------ Data for review ------

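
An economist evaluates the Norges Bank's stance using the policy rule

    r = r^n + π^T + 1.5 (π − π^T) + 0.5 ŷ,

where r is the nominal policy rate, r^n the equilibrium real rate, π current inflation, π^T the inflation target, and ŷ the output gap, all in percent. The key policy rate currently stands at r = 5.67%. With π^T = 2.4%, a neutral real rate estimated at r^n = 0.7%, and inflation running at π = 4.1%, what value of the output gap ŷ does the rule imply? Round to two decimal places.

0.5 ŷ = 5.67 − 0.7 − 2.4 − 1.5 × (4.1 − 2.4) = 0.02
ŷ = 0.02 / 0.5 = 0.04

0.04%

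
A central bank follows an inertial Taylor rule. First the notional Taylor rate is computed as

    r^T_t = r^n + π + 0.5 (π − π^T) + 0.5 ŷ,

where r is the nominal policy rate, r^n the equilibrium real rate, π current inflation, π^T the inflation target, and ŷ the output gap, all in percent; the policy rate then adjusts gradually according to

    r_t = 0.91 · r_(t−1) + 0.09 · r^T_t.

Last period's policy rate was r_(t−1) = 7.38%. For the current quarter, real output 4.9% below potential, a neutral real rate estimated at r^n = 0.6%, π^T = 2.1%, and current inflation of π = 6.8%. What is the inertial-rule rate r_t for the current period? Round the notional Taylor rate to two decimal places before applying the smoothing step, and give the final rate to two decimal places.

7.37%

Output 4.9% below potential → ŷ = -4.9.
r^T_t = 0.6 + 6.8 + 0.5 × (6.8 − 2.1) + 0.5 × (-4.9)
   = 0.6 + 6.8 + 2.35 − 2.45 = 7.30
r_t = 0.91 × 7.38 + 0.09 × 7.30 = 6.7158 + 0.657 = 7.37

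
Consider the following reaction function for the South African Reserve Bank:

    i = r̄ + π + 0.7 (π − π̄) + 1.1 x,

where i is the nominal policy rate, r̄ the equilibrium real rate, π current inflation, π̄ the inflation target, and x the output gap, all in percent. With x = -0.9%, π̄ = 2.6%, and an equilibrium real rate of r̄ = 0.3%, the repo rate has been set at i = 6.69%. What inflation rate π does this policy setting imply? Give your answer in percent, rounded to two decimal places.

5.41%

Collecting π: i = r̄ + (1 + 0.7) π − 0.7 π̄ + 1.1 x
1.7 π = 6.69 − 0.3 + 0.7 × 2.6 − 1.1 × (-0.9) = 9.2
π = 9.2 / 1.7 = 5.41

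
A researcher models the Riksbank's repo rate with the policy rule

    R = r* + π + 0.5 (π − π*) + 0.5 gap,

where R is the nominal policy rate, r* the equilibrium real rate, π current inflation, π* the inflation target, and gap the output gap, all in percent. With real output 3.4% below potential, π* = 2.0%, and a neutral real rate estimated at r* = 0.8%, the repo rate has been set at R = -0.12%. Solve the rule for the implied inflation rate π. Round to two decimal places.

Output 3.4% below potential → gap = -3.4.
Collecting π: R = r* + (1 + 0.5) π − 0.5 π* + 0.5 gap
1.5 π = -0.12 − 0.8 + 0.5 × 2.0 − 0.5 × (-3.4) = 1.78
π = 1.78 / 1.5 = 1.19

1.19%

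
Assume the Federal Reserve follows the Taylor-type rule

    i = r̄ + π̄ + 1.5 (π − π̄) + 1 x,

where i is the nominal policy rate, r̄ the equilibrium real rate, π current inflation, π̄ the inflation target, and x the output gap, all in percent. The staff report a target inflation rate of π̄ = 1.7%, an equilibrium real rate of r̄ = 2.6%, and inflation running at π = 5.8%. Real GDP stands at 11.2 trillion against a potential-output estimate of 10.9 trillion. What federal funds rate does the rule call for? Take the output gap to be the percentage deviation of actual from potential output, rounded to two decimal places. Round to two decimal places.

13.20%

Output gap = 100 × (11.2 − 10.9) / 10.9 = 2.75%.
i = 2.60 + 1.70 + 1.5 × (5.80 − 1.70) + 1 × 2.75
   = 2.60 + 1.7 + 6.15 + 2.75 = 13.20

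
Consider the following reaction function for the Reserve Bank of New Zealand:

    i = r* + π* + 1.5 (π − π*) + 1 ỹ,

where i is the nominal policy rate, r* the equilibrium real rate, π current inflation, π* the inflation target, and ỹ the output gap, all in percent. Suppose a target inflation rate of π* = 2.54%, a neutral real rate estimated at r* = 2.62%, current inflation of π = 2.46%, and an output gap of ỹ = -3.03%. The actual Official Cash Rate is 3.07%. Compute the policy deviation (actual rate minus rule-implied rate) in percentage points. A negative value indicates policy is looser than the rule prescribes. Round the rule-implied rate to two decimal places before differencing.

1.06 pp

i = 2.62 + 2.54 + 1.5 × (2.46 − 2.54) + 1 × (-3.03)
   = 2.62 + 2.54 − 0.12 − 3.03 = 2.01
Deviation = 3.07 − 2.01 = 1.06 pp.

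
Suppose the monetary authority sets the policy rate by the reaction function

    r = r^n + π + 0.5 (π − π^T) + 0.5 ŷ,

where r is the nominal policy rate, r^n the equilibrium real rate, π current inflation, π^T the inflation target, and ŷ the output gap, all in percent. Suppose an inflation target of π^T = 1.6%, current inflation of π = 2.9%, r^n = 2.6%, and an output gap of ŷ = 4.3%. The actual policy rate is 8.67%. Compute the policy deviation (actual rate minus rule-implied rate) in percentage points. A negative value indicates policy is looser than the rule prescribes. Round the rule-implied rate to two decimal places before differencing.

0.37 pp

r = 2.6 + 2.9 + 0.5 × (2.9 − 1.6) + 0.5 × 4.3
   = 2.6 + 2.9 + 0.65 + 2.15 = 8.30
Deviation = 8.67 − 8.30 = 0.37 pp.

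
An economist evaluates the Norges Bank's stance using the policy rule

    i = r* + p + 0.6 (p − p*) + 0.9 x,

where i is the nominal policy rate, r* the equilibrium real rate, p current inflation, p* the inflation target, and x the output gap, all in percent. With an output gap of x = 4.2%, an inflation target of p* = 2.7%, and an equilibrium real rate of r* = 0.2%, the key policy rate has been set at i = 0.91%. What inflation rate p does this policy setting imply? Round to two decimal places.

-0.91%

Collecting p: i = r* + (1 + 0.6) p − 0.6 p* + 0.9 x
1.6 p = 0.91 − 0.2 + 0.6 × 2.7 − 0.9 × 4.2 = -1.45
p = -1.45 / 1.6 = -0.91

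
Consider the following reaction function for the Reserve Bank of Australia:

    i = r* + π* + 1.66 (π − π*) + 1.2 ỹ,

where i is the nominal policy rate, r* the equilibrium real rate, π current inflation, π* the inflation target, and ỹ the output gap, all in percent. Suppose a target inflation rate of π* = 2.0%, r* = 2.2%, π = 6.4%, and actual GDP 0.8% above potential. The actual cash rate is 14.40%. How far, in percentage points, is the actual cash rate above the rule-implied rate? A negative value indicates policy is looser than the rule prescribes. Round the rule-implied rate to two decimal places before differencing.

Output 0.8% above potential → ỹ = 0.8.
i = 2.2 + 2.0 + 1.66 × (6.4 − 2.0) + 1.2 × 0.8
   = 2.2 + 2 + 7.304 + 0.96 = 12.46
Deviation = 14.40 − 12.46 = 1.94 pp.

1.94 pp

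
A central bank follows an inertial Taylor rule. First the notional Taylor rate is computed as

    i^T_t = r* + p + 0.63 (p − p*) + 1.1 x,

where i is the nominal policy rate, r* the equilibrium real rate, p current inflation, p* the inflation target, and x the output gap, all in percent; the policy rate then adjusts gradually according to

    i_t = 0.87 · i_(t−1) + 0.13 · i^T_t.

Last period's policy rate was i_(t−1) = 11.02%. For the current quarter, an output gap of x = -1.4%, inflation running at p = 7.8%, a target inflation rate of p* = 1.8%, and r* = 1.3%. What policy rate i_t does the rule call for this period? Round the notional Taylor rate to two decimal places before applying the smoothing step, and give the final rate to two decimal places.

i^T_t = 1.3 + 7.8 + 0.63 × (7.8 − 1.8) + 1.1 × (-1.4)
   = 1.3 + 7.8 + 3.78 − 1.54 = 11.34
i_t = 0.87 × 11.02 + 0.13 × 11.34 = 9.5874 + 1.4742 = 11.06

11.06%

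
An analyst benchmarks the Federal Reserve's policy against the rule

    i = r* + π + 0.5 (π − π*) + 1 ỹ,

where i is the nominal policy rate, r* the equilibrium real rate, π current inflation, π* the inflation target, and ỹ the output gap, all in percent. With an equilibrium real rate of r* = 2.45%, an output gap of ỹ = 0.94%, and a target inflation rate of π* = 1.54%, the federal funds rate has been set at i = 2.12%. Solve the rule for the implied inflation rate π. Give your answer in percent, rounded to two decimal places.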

------
------ Data for review ------

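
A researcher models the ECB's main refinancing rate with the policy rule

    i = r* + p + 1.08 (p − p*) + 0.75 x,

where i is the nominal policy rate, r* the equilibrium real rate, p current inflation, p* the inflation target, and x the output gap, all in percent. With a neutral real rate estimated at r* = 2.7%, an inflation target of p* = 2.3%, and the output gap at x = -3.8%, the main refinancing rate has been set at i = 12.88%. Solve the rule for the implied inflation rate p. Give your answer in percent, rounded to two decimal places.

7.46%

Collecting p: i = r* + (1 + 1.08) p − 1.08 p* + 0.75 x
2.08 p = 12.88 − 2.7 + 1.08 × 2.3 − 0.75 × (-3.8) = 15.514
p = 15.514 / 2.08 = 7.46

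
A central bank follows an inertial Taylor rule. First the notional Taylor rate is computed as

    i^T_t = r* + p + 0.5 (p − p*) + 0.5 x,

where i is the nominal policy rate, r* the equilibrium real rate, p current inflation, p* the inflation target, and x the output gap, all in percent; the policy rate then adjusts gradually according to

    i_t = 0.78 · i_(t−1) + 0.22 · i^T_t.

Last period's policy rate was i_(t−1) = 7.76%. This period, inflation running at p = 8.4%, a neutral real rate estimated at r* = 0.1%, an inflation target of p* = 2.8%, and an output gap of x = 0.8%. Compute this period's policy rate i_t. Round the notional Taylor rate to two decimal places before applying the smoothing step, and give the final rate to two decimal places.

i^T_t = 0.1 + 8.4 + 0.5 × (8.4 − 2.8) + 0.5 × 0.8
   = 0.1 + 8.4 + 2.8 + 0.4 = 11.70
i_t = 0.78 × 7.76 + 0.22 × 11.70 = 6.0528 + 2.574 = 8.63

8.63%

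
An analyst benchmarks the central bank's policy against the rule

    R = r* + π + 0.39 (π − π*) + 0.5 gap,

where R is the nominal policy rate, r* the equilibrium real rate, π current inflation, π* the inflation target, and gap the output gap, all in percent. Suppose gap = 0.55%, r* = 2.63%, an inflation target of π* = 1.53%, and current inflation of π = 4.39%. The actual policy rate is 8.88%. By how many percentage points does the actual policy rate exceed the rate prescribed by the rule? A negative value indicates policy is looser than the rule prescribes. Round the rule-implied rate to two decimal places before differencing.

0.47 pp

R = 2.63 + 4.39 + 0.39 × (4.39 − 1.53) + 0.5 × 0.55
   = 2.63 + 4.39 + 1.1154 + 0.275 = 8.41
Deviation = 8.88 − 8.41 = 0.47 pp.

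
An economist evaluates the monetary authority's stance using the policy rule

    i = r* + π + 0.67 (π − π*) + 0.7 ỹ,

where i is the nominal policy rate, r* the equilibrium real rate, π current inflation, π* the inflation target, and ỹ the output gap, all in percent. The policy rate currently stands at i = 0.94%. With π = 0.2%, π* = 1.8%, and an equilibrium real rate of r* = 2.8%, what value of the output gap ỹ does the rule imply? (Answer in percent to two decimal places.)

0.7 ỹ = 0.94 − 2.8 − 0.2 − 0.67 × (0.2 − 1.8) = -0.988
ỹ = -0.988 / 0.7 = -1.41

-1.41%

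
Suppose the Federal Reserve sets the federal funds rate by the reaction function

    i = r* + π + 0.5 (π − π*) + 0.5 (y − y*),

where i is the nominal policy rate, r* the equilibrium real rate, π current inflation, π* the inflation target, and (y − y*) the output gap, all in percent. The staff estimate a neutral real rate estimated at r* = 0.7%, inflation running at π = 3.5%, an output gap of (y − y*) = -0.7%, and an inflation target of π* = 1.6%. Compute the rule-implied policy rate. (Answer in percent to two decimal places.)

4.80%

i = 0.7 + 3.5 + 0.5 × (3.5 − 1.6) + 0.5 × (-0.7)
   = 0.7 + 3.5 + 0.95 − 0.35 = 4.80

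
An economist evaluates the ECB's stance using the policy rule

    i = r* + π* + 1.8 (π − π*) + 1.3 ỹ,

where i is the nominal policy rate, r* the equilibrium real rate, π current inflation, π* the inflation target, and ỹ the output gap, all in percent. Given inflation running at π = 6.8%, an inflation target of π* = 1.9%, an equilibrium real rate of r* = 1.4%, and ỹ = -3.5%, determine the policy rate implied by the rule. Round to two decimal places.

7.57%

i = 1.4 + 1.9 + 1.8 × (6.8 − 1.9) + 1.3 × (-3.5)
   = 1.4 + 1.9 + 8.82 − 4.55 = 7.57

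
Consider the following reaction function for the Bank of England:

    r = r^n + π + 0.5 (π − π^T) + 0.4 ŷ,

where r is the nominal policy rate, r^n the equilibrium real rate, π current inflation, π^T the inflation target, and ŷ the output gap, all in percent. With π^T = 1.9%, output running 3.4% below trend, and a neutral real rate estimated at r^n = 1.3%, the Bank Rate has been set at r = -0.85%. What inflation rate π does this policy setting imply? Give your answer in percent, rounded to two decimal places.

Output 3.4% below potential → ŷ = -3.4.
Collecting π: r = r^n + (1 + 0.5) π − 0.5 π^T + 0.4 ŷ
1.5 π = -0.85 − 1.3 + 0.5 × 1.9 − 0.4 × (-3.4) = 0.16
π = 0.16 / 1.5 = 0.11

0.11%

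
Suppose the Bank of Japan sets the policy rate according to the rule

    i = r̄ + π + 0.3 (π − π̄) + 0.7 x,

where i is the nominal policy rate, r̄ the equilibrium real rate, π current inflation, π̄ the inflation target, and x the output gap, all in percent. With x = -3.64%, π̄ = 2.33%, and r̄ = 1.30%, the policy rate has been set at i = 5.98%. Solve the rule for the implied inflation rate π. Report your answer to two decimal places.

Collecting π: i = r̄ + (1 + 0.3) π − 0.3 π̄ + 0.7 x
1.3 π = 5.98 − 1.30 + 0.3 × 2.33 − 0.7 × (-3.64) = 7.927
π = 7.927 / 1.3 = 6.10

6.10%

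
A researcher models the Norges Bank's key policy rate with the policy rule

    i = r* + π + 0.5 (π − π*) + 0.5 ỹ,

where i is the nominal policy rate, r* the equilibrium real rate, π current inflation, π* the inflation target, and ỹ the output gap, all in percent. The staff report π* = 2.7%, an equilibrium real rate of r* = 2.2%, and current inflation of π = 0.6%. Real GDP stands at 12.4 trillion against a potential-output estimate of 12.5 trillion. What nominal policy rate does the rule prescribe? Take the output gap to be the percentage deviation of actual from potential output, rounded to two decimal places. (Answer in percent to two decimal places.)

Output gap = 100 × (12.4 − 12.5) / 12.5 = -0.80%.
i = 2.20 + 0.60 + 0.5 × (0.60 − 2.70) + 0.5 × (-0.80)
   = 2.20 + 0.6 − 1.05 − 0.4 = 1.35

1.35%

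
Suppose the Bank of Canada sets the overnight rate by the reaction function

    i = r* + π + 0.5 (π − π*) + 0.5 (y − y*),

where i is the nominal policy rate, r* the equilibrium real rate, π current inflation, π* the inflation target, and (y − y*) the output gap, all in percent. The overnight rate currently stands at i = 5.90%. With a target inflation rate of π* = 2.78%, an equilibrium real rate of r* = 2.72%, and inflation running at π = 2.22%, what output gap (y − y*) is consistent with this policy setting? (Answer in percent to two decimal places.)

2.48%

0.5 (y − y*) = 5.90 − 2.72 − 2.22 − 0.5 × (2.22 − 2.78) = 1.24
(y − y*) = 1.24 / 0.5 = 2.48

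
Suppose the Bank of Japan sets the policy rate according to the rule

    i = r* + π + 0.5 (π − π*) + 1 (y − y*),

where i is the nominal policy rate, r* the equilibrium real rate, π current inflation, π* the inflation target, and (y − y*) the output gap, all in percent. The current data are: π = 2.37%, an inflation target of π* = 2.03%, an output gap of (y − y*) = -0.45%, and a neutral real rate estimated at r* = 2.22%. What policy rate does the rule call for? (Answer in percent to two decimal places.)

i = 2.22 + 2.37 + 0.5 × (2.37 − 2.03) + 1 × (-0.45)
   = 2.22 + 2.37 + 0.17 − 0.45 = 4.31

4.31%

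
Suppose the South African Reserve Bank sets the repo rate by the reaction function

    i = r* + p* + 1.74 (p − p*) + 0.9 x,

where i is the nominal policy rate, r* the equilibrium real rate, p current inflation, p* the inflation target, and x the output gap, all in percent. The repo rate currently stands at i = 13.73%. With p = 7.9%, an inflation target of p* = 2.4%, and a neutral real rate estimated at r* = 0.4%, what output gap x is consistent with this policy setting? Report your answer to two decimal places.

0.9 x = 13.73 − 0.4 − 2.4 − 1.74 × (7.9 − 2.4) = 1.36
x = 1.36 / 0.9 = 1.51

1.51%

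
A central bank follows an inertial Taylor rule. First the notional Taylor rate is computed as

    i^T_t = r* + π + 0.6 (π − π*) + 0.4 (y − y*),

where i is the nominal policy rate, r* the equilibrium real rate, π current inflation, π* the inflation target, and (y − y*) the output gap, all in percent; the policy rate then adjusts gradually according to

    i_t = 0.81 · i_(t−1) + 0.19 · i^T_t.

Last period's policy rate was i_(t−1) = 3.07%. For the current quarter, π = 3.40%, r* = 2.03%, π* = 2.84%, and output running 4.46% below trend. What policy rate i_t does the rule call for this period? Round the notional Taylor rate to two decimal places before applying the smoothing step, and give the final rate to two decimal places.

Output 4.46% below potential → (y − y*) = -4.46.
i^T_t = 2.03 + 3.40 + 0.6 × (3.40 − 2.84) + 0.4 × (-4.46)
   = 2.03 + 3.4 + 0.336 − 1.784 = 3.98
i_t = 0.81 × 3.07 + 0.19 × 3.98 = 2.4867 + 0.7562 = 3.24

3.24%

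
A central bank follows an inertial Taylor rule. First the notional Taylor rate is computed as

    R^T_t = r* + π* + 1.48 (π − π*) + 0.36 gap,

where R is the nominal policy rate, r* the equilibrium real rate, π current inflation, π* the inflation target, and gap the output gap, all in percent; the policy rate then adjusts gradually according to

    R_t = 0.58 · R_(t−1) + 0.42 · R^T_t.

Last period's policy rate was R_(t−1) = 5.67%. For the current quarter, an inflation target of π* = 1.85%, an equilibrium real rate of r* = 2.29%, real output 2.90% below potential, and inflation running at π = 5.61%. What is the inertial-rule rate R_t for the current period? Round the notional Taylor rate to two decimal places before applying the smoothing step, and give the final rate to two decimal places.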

------
------ Data for review ------

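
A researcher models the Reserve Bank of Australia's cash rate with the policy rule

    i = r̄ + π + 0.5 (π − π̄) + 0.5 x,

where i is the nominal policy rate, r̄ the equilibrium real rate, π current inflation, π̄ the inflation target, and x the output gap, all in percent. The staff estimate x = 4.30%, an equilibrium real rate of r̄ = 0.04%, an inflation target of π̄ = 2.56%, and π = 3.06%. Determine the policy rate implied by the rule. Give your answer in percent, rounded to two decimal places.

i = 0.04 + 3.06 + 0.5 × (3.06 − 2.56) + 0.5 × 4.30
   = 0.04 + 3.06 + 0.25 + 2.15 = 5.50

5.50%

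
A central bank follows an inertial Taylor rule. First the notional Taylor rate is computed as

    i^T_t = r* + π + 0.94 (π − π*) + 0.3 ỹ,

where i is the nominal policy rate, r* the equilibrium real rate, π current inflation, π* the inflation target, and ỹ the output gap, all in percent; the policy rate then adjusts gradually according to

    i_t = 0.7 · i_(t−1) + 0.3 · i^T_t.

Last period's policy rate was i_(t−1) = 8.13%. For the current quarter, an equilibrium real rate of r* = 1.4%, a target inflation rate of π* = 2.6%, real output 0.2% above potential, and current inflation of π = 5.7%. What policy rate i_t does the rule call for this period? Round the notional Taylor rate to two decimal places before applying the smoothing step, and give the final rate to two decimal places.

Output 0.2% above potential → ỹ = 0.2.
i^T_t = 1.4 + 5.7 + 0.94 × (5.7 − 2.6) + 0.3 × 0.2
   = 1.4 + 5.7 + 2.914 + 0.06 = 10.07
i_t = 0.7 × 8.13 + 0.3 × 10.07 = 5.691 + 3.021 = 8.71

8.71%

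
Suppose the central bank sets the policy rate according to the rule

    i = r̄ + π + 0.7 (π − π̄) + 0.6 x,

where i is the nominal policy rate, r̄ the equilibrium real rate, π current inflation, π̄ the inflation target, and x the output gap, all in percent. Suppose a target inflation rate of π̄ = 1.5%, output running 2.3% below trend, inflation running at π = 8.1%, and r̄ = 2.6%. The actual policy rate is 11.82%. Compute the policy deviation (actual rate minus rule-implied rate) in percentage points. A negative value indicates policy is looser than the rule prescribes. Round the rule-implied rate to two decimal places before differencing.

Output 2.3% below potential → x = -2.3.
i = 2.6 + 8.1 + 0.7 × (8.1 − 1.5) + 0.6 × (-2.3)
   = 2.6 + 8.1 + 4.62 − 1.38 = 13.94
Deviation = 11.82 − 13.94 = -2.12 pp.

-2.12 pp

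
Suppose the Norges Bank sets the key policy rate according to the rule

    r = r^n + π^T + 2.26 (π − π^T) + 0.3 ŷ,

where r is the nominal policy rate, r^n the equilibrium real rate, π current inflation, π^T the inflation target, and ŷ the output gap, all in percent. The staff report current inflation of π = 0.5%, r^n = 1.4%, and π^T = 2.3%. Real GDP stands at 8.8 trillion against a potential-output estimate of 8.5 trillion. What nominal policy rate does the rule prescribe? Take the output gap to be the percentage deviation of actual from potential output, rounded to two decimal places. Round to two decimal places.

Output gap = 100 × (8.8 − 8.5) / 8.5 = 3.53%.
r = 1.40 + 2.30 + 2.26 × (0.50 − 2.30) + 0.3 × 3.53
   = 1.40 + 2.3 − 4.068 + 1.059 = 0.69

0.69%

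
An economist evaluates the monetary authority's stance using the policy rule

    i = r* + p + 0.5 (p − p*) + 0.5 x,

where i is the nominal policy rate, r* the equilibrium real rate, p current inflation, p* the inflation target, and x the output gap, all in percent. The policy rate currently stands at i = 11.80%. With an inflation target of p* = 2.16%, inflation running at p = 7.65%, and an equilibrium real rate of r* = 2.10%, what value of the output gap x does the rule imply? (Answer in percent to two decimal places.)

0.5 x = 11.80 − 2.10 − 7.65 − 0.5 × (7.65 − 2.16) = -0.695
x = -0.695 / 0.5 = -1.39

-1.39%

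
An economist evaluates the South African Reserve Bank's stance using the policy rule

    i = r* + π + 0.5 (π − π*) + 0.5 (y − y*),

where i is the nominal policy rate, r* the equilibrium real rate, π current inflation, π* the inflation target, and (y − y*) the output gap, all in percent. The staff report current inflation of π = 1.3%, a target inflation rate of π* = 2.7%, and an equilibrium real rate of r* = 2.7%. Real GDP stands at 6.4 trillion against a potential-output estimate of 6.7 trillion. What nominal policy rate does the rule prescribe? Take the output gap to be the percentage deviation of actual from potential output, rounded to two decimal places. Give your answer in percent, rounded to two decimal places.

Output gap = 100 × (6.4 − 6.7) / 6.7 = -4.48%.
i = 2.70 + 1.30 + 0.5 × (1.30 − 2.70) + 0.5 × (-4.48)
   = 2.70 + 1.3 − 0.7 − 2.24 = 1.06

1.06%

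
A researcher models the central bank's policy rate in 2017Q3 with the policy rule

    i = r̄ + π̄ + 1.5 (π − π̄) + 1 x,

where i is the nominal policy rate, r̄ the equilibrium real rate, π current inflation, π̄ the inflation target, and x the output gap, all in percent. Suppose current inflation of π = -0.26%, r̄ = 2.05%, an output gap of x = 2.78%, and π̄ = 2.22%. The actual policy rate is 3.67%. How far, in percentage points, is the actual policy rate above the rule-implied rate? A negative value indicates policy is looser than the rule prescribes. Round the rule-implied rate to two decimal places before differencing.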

------

Directions for this task. Set down again, word for word, the stretch of records from the line with "An analyst benchmarks the Federal" to the line with "With an equilibrium", both of those lines included.

Answer section.
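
An analyst benchmarks the Federal Reserve's policy against the rule

    i = r* + π + 0.5 (π − π*) + 1 ỹ,

where i is the nominal policy rate, r* the equilibrium real rate, π current inflation, π* the inflation target, and ỹ the output gap, all in percent. With an equilibrium real rate of r* = 2.45%, an output gap of ỹ = 0.94%, and a target inflation rate of π* = 1.54%, the federal funds rate has been set at i = 2.12%. Solve the rule for the implied inflation rate π. Give your answer in percent, rounded to two decimal places.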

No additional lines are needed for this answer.